▸ **Work to be completed**
The expected answer is the complete listing, reproduced character for character.
+---+
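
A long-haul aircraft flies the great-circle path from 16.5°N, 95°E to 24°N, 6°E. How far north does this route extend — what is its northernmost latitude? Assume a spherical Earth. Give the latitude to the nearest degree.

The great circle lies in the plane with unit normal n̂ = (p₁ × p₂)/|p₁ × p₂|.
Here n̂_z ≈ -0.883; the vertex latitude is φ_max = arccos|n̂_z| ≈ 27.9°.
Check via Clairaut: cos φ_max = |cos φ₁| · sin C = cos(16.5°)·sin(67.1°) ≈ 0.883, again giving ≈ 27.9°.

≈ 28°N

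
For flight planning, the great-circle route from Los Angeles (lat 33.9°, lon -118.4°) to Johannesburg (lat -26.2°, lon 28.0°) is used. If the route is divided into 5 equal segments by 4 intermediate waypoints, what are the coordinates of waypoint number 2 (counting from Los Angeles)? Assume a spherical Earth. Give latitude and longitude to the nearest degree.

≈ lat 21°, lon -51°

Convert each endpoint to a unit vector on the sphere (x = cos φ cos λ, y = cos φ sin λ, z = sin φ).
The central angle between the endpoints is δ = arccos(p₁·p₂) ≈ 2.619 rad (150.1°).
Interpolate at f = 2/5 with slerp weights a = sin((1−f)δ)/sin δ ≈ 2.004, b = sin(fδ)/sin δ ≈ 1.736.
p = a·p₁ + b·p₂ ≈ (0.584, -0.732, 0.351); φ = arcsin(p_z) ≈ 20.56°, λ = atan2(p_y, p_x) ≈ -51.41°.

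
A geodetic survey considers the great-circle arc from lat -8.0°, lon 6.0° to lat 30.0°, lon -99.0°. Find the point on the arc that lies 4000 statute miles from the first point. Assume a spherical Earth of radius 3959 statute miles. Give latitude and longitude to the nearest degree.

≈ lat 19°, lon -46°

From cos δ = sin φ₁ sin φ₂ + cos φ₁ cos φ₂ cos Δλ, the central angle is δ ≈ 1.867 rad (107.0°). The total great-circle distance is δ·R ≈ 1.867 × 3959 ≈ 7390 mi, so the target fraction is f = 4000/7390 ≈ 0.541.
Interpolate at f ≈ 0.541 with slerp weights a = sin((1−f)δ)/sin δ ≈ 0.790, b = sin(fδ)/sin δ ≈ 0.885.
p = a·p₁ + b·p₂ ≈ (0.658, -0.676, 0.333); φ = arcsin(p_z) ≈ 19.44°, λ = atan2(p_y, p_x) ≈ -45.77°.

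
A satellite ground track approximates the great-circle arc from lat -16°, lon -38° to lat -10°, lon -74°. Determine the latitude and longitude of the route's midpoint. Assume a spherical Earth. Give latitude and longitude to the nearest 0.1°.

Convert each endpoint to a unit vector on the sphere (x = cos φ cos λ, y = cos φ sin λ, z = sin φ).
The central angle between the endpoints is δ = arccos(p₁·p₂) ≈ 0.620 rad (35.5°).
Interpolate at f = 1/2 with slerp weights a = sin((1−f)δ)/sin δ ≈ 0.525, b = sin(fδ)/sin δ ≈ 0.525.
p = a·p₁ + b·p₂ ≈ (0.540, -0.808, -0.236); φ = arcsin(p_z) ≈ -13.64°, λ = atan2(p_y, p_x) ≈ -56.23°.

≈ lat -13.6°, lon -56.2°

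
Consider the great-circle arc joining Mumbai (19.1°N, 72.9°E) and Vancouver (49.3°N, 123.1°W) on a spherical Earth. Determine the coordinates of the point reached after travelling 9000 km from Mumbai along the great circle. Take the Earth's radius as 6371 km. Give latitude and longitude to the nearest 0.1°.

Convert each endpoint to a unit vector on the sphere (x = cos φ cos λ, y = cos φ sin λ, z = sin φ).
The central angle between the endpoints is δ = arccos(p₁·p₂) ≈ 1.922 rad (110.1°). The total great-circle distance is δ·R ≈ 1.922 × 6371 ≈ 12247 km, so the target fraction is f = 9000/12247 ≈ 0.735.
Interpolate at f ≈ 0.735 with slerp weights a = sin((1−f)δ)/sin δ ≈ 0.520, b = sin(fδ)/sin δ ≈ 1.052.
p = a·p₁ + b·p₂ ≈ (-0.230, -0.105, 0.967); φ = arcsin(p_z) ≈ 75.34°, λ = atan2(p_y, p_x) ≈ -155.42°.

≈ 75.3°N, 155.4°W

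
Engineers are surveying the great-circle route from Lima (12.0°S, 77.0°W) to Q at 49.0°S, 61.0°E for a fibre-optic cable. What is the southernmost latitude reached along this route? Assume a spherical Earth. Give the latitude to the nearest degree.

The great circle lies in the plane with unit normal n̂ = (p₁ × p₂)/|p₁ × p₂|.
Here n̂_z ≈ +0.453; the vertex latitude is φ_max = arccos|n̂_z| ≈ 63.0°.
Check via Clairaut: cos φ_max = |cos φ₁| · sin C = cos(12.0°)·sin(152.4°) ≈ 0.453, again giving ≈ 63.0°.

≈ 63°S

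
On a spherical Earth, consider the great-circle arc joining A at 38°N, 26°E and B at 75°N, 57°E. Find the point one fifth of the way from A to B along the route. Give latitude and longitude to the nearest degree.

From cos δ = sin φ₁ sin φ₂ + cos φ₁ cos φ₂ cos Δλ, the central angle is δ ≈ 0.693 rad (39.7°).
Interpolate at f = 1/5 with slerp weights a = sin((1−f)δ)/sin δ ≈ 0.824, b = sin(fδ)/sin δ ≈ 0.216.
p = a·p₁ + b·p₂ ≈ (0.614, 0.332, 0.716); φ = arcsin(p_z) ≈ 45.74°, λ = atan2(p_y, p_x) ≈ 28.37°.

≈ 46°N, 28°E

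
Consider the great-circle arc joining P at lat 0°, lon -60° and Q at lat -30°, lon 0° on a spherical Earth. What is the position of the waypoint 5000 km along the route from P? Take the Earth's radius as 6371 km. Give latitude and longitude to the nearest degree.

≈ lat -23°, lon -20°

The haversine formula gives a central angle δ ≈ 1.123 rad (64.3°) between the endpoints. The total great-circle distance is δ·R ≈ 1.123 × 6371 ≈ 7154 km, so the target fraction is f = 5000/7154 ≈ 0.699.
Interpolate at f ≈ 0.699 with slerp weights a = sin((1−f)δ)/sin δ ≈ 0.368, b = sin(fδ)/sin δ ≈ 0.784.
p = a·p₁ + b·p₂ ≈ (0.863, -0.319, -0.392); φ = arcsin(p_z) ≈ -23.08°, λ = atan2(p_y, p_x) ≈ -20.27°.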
+---+
▸ **Finished task**
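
A long-haul aircraft flies the great-circle path from 16.5°N, 95°E to 24°N, 6°E. How far north does this route extend — what is its northernmost latitude? Assume a spherical Earth. Give the latitude to the nearest degree.

The great circle lies in the plane with unit normal n̂ = (p₁ × p₂)/|p₁ × p₂|.
Here n̂_z ≈ -0.883; the vertex latitude is φ_max = arccos|n̂_z| ≈ 27.9°.
Check via Clairaut: cos φ_max = |cos φ₁| · sin C = cos(16.5°)·sin(67.1°) ≈ 0.883, again giving ≈ 27.9°.

≈ 28°N

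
For flight planning, the great-circle route from Los Angeles (lat 33.9°, lon -118.4°) to Johannesburg (lat -26.2°, lon 28.0°) is used. If the route is divided into 5 equal segments by 4 intermediate waypoints, what are the coordinates of waypoint number 2 (counting from Los Angeles)? Assume a spherical Earth. Give latitude and longitude to the nearest degree.

≈ lat 21°, lon -51°

Convert each endpoint to a unit vector on the sphere (x = cos φ cos λ, y = cos φ sin λ, z = sin φ).
The central angle between the endpoints is δ = arccos(p₁·p₂) ≈ 2.619 rad (150.1°).
Interpolate at f = 2/5 with slerp weights a = sin((1−f)δ)/sin δ ≈ 2.004, b = sin(fδ)/sin δ ≈ 1.736.
p = a·p₁ + b·p₂ ≈ (0.584, -0.732, 0.351); φ = arcsin(p_z) ≈ 20.56°, λ = atan2(p_y, p_x) ≈ -51.41°.

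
A geodetic survey considers the great-circle arc from lat -8.0°, lon 6.0° to lat 30.0°, lon -99.0°. Find the point on the arc that lies 4000 statute miles from the first point. Assume a spherical Earth of radius 3959 statute miles. Give latitude and longitude to the nearest degree.

≈ lat 19°, lon -46°

From cos δ = sin φ₁ sin φ₂ + cos φ₁ cos φ₂ cos Δλ, the central angle is δ ≈ 1.867 rad (107.0°). The total great-circle distance is δ·R ≈ 1.867 × 3959 ≈ 7390 mi, so the target fraction is f = 4000/7390 ≈ 0.541.
Interpolate at f ≈ 0.541 with slerp weights a = sin((1−f)δ)/sin δ ≈ 0.790, b = sin(fδ)/sin δ ≈ 0.885.
p = a·p₁ + b·p₂ ≈ (0.658, -0.676, 0.333); φ = arcsin(p_z) ≈ 19.44°, λ = atan2(p_y, p_x) ≈ -45.77°.

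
A satellite ground track approximates the great-circle arc from lat -16°, lon -38° to lat -10°, lon -74°. Determine the latitude and longitude of the route's midpoint. Assume a spherical Earth. Give latitude and longitude to the nearest 0.1°.

Convert each endpoint to a unit vector on the sphere (x = cos φ cos λ, y = cos φ sin λ, z = sin φ).
The central angle between the endpoints is δ = arccos(p₁·p₂) ≈ 0.620 rad (35.5°).
Interpolate at f = 1/2 with slerp weights a = sin((1−f)δ)/sin δ ≈ 0.525, b = sin(fδ)/sin δ ≈ 0.525.
p = a·p₁ + b·p₂ ≈ (0.540, -0.808, -0.236); φ = arcsin(p_z) ≈ -13.64°, λ = atan2(p_y, p_x) ≈ -56.23°.

≈ lat -13.6°, lon -56.2°

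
Consider the great-circle arc joining Mumbai (19.1°N, 72.9°E) and Vancouver (49.3°N, 123.1°W) on a spherical Earth. Determine the coordinates of the point reached after travelling 9000 km from Mumbai along the great circle. Take the Earth's radius as 6371 km. Give latitude and longitude to the nearest 0.1°.

Convert each endpoint to a unit vector on the sphere (x = cos φ cos λ, y = cos φ sin λ, z = sin φ).
The central angle between the endpoints is δ = arccos(p₁·p₂) ≈ 1.922 rad (110.1°). The total great-circle distance is δ·R ≈ 1.922 × 6371 ≈ 12247 km, so the target fraction is f = 9000/12247 ≈ 0.735.
Interpolate at f ≈ 0.735 with slerp weights a = sin((1−f)δ)/sin δ ≈ 0.520, b = sin(fδ)/sin δ ≈ 1.052.
p = a·p₁ + b·p₂ ≈ (-0.230, -0.105, 0.967); φ = arcsin(p_z) ≈ 75.34°, λ = atan2(p_y, p_x) ≈ -155.42°.

≈ 75.3°N, 155.4°W

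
Engineers are surveying the great-circle route from Lima (12.0°S, 77.0°W) to Q at 49.0°S, 61.0°E for a fibre-optic cable. What is the southernmost latitude reached along this route? Assume a spherical Earth. Give the latitude to the nearest degree.

The great circle lies in the plane with unit normal n̂ = (p₁ × p₂)/|p₁ × p₂|.
Here n̂_z ≈ +0.453; the vertex latitude is φ_max = arccos|n̂_z| ≈ 63.0°.
Check via Clairaut: cos φ_max = |cos φ₁| · sin C = cos(12.0°)·sin(152.4°) ≈ 0.453, again giving ≈ 63.0°.

≈ 63°S

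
On a spherical Earth, consider the great-circle arc joining A at 38°N, 26°E and B at 75°N, 57°E. Find the point one fifth of the way from A to B along the route. Give latitude and longitude to the nearest degree.

From cos δ = sin φ₁ sin φ₂ + cos φ₁ cos φ₂ cos Δλ, the central angle is δ ≈ 0.693 rad (39.7°).
Interpolate at f = 1/5 with slerp weights a = sin((1−f)δ)/sin δ ≈ 0.824, b = sin(fδ)/sin δ ≈ 0.216.
p = a·p₁ + b·p₂ ≈ (0.614, 0.332, 0.716); φ = arcsin(p_z) ≈ 45.74°, λ = atan2(p_y, p_x) ≈ 28.37°.

≈ 46°N, 28°E

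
Consider the great-circle arc joining P at lat 0°, lon -60° and Q at lat -30°, lon 0° on a spherical Earth. What is the position of the waypoint 5000 km along the route from P? Take the Earth's radius as 6371 km. Give latitude and longitude to the nearest degree.

≈ lat -23°, lon -20°

The haversine formula gives a central angle δ ≈ 1.123 rad (64.3°) between the endpoints. The total great-circle distance is δ·R ≈ 1.123 × 6371 ≈ 7154 km, so the target fraction is f = 5000/7154 ≈ 0.699.
Interpolate at f ≈ 0.699 with slerp weights a = sin((1−f)δ)/sin δ ≈ 0.368, b = sin(fδ)/sin δ ≈ 0.784.
p = a·p₁ + b·p₂ ≈ (0.863, -0.319, -0.392); φ = arcsin(p_z) ≈ -23.08°, λ = atan2(p_y, p_x) ≈ -20.27°.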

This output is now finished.